Saved data entries
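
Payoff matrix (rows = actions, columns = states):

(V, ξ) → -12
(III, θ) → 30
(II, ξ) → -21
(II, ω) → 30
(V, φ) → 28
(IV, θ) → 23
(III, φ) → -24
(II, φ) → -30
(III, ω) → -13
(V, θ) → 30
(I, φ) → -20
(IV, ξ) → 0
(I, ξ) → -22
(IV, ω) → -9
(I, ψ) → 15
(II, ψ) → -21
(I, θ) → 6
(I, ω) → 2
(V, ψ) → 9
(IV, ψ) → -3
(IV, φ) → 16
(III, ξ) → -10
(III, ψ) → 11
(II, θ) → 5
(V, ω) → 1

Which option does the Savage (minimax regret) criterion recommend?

V

Column bests: θ=30, φ=28, ψ=15, ω=30, ξ=0.
I regrets: 24, 48, 0, 28, 22 → max 48
II regrets: 25, 58, 36, 0, 21 → max 58
III regrets: 0, 52, 4, 43, 10 → max 52
IV regrets: 7, 12, 18, 39, 0 → max 39
V regrets: 0, 0, 6, 29, 12 → max 29
Smallest max regret = 29 → V.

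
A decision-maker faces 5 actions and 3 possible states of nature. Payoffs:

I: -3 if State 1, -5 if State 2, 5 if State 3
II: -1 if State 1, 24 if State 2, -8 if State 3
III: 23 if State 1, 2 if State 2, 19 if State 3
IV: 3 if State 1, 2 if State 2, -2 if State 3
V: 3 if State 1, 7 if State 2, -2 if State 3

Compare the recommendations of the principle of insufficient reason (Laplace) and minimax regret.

Row averages: I=-1, II=5, III=44/3, IV=1, V=8/3
Highest average = 44/3 → III.
Column bests: State 1=23, State 2=24, State 3=19.
I regrets: 26, 29, 14 → max 29
II regrets: 24, 0, 27 → max 27
III regrets: 0, 22, 0 → max 22
IV regrets: 20, 22, 21 → max 22
V regrets: 20, 17, 21 → max 21
Smallest max regret = 21 → V.

laplace → III; minimax regret → V (disagree)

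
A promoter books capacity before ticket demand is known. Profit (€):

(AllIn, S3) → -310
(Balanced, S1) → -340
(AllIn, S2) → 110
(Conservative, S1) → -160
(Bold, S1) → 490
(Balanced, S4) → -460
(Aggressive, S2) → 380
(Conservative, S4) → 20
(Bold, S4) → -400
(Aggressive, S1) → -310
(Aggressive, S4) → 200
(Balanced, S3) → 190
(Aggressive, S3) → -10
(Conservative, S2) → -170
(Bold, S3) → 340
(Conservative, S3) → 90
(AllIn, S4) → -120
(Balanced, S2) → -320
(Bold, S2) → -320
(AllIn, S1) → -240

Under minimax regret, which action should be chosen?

Column bests: S1=490, S2=380, S3=340, S4=200.
Conservative regrets: 650, 550, 250, 180 → max 650
Balanced regrets: 830, 700, 150, 660 → max 830
Aggressive regrets: 800, 0, 350, 0 → max 800
Bold regrets: 0, 700, 0, 600 → max 700
AllIn regrets: 730, 270, 650, 320 → max 730
Smallest max regret = 650 → Conservative.

Conservative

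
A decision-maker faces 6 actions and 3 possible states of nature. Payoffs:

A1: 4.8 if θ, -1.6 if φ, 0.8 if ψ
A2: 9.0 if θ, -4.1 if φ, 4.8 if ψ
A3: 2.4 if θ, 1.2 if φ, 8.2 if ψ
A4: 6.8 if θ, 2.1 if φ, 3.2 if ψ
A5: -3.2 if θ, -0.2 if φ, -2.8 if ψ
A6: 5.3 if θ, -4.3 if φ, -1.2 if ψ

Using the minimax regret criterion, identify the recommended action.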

## The problem
Which lines above run from the one containing "(Balanced, S1) → -340" down to the one containing "A decision-maker faces 6"? Repeat exactly those, both ends included, and nothing else.

## Completed exercise
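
(Balanced, S1) → -340
(AllIn, S2) → 110
(Conservative, S1) → -160
(Bold, S1) → 490
(Balanced, S4) → -460
(Aggressive, S2) → 380
(Conservative, S4) → 20
(Bold, S4) → -400
(Aggressive, S1) → -310
(Aggressive, S4) → 200
(Balanced, S3) → 190
(Aggressive, S3) → -10
(Conservative, S2) → -170
(Bold, S3) → 340
(Conservative, S3) → 90
(AllIn, S4) → -120
(Balanced, S2) → -320
(Bold, S2) → -320
(AllIn, S1) → -240

Under minimax regret, which action should be chosen?

Column bests: S1=490, S2=380, S3=340, S4=200.
Conservative regrets: 650, 550, 250, 180 → max 650
Balanced regrets: 830, 700, 150, 660 → max 830
Aggressive regrets: 800, 0, 350, 0 → max 800
Bold regrets: 0, 700, 0, 600 → max 700
AllIn regrets: 730, 270, 650, 320 → max 730
Smallest max regret = 650 → Conservative.

Conservative

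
A decision-maker faces 6 actions and 3 possible states of nature. Payoffs: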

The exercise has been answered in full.